- Input for this task
___

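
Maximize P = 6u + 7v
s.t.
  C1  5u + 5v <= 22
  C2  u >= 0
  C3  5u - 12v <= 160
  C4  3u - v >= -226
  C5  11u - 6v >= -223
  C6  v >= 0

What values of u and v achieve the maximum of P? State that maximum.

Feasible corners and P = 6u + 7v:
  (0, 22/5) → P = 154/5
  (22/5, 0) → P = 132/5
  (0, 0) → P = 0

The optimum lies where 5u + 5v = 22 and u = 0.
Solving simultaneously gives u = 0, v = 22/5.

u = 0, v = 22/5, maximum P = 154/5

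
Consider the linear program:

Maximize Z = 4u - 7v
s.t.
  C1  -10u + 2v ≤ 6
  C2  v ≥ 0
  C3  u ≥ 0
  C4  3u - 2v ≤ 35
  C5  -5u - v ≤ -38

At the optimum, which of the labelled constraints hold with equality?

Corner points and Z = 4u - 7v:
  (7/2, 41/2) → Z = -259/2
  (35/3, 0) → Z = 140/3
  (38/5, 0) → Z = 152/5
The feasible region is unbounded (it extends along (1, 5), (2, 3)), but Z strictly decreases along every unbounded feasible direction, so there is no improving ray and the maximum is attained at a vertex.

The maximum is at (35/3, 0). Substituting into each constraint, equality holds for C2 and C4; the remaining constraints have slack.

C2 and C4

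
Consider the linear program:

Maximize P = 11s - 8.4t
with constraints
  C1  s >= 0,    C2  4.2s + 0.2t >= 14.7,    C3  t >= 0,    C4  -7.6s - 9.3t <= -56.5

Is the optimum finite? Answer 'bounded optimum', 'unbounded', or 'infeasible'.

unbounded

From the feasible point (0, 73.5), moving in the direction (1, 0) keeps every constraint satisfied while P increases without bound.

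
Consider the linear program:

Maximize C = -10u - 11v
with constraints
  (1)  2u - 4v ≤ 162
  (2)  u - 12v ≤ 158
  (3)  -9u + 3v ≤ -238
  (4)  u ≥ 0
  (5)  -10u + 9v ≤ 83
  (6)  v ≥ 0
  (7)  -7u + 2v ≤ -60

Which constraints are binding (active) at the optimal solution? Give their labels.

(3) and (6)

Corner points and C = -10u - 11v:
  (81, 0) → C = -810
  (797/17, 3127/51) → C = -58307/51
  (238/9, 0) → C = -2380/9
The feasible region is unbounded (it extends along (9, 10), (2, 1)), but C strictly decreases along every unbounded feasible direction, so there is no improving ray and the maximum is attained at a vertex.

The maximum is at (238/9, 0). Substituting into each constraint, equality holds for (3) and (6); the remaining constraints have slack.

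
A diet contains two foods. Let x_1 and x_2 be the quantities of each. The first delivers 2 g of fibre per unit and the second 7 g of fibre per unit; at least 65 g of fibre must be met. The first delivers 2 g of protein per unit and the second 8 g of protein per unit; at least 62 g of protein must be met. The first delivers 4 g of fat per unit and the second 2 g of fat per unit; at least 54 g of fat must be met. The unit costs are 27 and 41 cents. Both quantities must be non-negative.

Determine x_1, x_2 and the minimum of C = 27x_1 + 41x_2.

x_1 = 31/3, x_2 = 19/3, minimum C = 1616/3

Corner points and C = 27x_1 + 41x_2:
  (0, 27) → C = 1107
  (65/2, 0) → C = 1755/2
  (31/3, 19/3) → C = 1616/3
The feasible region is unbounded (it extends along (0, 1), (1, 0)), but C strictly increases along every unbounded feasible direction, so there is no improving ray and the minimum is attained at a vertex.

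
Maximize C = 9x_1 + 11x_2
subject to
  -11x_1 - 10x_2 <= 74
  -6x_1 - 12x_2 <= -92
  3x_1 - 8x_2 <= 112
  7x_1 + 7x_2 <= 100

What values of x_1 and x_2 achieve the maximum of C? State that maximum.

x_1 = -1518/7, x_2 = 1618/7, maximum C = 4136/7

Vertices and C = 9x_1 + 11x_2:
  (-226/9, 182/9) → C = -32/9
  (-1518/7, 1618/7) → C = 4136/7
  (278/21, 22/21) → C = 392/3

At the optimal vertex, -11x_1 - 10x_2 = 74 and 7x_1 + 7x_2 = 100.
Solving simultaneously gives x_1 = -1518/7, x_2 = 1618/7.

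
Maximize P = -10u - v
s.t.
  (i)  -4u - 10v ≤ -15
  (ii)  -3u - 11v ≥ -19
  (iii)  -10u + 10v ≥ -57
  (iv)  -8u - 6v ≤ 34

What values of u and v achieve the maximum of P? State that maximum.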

___

- Description of the task
Go to the line in the material above that contains "Is the optimum" and copy exactly from there through the line that contains "-6x_1 - 12x_2 <= -92", stopping after it.

- Reply to the task
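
Is the optimum finite? Answer 'bounded optimum', 'unbounded', or 'infeasible'.

unbounded

From the feasible point (0, 73.5), moving in the direction (1, 0) keeps every constraint satisfied while P increases without bound.

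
Consider the linear program:

Maximize C = -10u - 11v
with constraints
  (1)  2u - 4v ≤ 162
  (2)  u - 12v ≤ 158
  (3)  -9u + 3v ≤ -238
  (4)  u ≥ 0
  (5)  -10u + 9v ≤ 83
  (6)  v ≥ 0
  (7)  -7u + 2v ≤ -60

Which constraints are binding (active) at the optimal solution? Give their labels.

(3) and (6)

Corner points and C = -10u - 11v:
  (81, 0) → C = -810
  (797/17, 3127/51) → C = -58307/51
  (238/9, 0) → C = -2380/9
The feasible region is unbounded (it extends along (9, 10), (2, 1)), but C strictly decreases along every unbounded feasible direction, so there is no improving ray and the maximum is attained at a vertex.

The maximum is at (238/9, 0). Substituting into each constraint, equality holds for (3) and (6); the remaining constraints have slack.

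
A diet contains two foods. Let x_1 and x_2 be the quantities of each. The first delivers 2 g of fibre per unit and the second 7 g of fibre per unit; at least 65 g of fibre must be met. The first delivers 2 g of protein per unit and the second 8 g of protein per unit; at least 62 g of protein must be met. The first delivers 4 g of fat per unit and the second 2 g of fat per unit; at least 54 g of fat must be met. The unit costs are 27 and 41 cents. Both quantities must be non-negative.

Determine x_1, x_2 and the minimum of C = 27x_1 + 41x_2.

x_1 = 31/3, x_2 = 19/3, minimum C = 1616/3

Corner points and C = 27x_1 + 41x_2:
  (0, 27) → C = 1107
  (65/2, 0) → C = 1755/2
  (31/3, 19/3) → C = 1616/3
The feasible region is unbounded (it extends along (0, 1), (1, 0)), but C strictly increases along every unbounded feasible direction, so there is no improving ray and the minimum is attained at a vertex.

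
Maximize C = 9x_1 + 11x_2
subject to
  -11x_1 - 10x_2 <= 74
  -6x_1 - 12x_2 <= -92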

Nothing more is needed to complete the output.